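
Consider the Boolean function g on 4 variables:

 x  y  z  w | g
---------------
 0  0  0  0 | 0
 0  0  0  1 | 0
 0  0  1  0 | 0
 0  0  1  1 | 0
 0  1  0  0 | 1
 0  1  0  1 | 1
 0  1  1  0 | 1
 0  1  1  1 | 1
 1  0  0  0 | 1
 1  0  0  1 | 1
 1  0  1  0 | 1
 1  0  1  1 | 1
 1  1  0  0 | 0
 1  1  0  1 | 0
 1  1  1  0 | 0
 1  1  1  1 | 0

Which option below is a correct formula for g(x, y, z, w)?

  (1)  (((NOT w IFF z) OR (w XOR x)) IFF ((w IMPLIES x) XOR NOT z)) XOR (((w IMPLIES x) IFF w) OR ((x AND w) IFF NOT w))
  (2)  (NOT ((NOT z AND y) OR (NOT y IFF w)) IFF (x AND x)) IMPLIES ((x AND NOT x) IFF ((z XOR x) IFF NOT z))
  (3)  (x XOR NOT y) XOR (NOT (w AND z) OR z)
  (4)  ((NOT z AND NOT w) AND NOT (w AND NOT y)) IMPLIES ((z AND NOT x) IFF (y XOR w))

(1): at (0,0,0,0) it gives 1, but g = 0 — eliminated.
(2): at (0,0,0,0) it gives 1, but g = 0 — eliminated.
(4): at (0,0,0,0) it gives 1, but g = 0 — eliminated.
That leaves (3). Evaluating it on every row reproduces the table of g exactly.

3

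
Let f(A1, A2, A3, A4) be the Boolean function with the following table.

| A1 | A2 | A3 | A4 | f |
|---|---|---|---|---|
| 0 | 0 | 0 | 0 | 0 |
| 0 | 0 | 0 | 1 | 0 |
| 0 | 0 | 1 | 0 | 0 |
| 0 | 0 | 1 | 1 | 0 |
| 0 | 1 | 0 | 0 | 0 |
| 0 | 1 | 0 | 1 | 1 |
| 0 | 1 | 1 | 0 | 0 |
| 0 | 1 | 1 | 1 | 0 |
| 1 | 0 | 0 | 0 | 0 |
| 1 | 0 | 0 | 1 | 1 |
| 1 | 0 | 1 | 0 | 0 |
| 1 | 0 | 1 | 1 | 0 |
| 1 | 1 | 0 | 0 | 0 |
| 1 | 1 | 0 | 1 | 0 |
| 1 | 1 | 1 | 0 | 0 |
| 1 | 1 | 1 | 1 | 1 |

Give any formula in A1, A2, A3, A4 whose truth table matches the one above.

The 1-rows are (0,1,0,1), (1,0,0,1), (1,1,1,1). Each contributes one minterm — ¬A1·A2·¬A3·A4; A1·¬A2·¬A3·A4; A1·A2·A3·A4 — and their disjunction is a sum-of-products form of f.

f(A1, A2, A3, A4) = ((((~A1 & A2) & ~A3) & A4) | (((A1 & ~A2) & ~A3) & A4)) | (((A1 & A2) & A3) & A4)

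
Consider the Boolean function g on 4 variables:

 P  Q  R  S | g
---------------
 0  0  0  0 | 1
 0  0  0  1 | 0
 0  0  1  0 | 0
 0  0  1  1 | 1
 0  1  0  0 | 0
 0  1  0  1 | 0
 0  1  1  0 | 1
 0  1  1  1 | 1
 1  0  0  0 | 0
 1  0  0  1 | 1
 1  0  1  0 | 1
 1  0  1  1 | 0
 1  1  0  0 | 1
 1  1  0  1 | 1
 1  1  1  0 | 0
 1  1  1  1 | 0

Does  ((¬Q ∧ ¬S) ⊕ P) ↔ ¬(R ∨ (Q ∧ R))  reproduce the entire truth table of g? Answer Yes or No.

Evaluate ((¬Q ∧ ¬S) ⊕ P) ↔ ¬(R ∨ (Q ∧ R)) on each row and compare to g:
  P=0, Q=0, R=0, S=0: formula gives 1, g = 1 ✓
  P=0, Q=0, R=0, S=1: formula gives 0, g = 0 ✓
  P=0, Q=0, R=1, S=0: formula gives 0, g = 0 ✓
  P=0, Q=0, R=1, S=1: formula gives 1, g = 1 ✓
  … (the remaining 12 rows also agree.)
All 16 rows match — the expression computes g exactly.

Yes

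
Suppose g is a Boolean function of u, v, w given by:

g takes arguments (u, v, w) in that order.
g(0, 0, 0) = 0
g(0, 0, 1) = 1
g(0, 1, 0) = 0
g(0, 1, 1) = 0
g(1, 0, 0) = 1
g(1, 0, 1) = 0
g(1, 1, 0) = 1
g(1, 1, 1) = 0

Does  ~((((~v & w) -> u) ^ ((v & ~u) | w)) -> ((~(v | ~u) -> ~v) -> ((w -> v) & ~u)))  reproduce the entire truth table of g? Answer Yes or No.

Yes

Test each input against both g and the formula:
  u=0, v=0, w=0: formula gives 0, g = 0 ✓
  u=0, v=0, w=1: formula gives 1, g = 1 ✓
  u=0, v=1, w=0: formula gives 0, g = 0 ✓
  u=0, v=1, w=1: formula gives 0, g = 0 ✓
  u=1, v=0, w=0: formula gives 1, g = 1 ✓
  … (the remaining 3 rows also agree.)
No disagreement on any input; they are logically equivalent.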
---+---
__Exercise details__
Wherever a line in the entries holds "function", copy that line.

__Response__
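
Consider the Boolean function g on 4 variables:
Let f(A1, A2, A3, A4) be the Boolean function with the following table.
Consider the Boolean function g on 4 variables:
Suppose g is a Boolean function of u, v, w given by: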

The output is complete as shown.